#### Goal of the exercise:
Each line of the data has to be retyped exactly as it is.

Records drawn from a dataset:
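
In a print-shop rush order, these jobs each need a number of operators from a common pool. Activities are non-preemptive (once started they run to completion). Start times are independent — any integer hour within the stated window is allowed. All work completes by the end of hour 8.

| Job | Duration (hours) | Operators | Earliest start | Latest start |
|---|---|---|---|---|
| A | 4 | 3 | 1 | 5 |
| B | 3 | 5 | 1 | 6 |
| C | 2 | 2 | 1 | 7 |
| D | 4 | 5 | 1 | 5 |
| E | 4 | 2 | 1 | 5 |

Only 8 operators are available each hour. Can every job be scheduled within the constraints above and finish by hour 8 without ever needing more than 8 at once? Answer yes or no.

no

The minimum achievable peak is 9; 8 < 9, so no feasible schedule stays within the cap.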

#### Task response:
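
In a print-shop rush order, these jobs each need a number of operators from a common pool. Activities are non-preemptive (once started they run to completion). Start times are independent — any integer hour within the stated window is allowed. All work completes by the end of hour 8.

| Job | Duration (hours) | Operators | Earliest start | Latest start |
|---|---|---|---|---|
| A | 4 | 3 | 1 | 5 |
| B | 3 | 5 | 1 | 6 |
| C | 2 | 2 | 1 | 7 |
| D | 4 | 5 | 1 | 5 |
| E | 4 | 2 | 1 | 5 |

Only 8 operators are available each hour. Can every job be scheduled within the constraints above and finish by hour 8 without ever needing more than 8 at once? Answer yes or no.

no

The minimum achievable peak is 9; 8 < 9, so no feasible schedule stays within the cap.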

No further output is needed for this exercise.